* Aim of the task
Search the records below for "Consider"; copy each line that has it.
Segment Start: Provided entries
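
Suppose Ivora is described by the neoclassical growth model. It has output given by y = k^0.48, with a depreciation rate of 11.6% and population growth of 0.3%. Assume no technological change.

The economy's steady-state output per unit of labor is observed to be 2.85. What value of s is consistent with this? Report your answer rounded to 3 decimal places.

Steady state requires s·f(k) = (n + δ)·k, i.e. s·k^α = (n + δ)·k.
Since y* = [s/(n + δ)]^(α/(1−α)), we have s/(n + δ) = (y*)^((1−α)/α) = 2.85^1.0833 = 3.1098.
Therefore s = 3.1098 × (n + δ) = 3.1098 × 0.119 = 0.3701.

s ≈ 0.370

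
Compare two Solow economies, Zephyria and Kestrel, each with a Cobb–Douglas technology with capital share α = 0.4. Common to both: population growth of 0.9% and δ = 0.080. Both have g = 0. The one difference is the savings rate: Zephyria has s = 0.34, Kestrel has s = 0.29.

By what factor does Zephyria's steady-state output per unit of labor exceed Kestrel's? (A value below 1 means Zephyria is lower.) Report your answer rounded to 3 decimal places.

Steady-state y* = [s/(n + δ)]^(α/(1−α)), so the ratio is [ (s_Z/(n + δ)_Z) / (s_K/(n + δ)_K) ]^0.6667.
s_Z/(n + δ)_Z = 0.34/0.089 = 3.8202; s_K/(n + δ)_K = 0.29/0.089 = 3.2584.
Ratio = (3.8202/3.2584)^0.6667 = 1.1724^0.6667 ≈ 1.1119

ratio ≈ 1.112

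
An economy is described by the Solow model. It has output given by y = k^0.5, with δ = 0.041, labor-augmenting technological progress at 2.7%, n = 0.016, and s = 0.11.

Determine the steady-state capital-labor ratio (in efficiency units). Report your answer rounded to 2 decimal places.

k* = 1.71

At the steady state, Δk = 0, so s·k^α = (n + g + δ)·k.
Rearranging, k^(1−α) = s / (n + g + δ).
k^0.5 = 0.11 / (0.016 + 0.027 + 0.041) = 0.11 / 0.084 = 1.3095
k* = 1.3095^(1/0.5) ≈ 1.7148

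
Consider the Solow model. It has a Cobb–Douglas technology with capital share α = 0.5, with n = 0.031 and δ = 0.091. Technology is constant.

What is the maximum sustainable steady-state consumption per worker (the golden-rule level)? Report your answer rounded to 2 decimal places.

c_gold ≈ 2.05

At the golden rule, f'(k) = n + δ, so α·k^(α−1) = n + δ and k_gold = (α/(n + δ))^(1/(1−α)).
k_gold = (0.5/0.122)^(1/0.5) = 4.0984^2 ≈ 16.7969
c_gold = f(k_gold) − (n + δ)·k_gold = 4.0984 − 0.122×16.7969 ≈ 2.0492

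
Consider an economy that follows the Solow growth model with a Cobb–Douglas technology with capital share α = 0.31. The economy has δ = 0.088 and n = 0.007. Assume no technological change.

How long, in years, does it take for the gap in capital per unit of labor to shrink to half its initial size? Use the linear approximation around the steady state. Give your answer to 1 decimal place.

Near the steady state the convergence rate is λ = (1 − α)(n + δ).
λ = (1 − 0.31) × 0.095 = 0.69 × 0.095 = 0.06555
Half-life = ln 2 / λ = 0.6931 / 0.06555 ≈ 10.57 years

about 10.6 years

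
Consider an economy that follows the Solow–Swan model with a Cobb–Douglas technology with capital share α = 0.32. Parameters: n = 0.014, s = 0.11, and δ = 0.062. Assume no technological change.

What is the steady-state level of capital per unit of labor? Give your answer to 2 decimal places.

Steady state requires s·f(k) = (n + δ)·k, i.e. s·k^α = (n + δ)·k.
Rearranging, k^(1−α) = s / (n + δ).
k^0.68 = 0.11 / (0.014 + 0.062) = 0.11 / 0.076 = 1.4474
k* = 1.4474^(1/0.68) ≈ 1.7225

k* = 1.72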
Segment End: Provided entries
* Reply to the task
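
Consider the Solow model. It has a Cobb–Douglas technology with capital share α = 0.5, with n = 0.031 and δ = 0.091. Technology is constant.
Consider an economy that follows the Solow growth model with a Cobb–Douglas technology with capital share α = 0.31. The economy has δ = 0.088 and n = 0.007. Assume no technological change.
Consider an economy that follows the Solow–Swan model with a Cobb–Douglas technology with capital share α = 0.32. Parameters: n = 0.014, s = 0.11, and δ = 0.062. Assume no technological change.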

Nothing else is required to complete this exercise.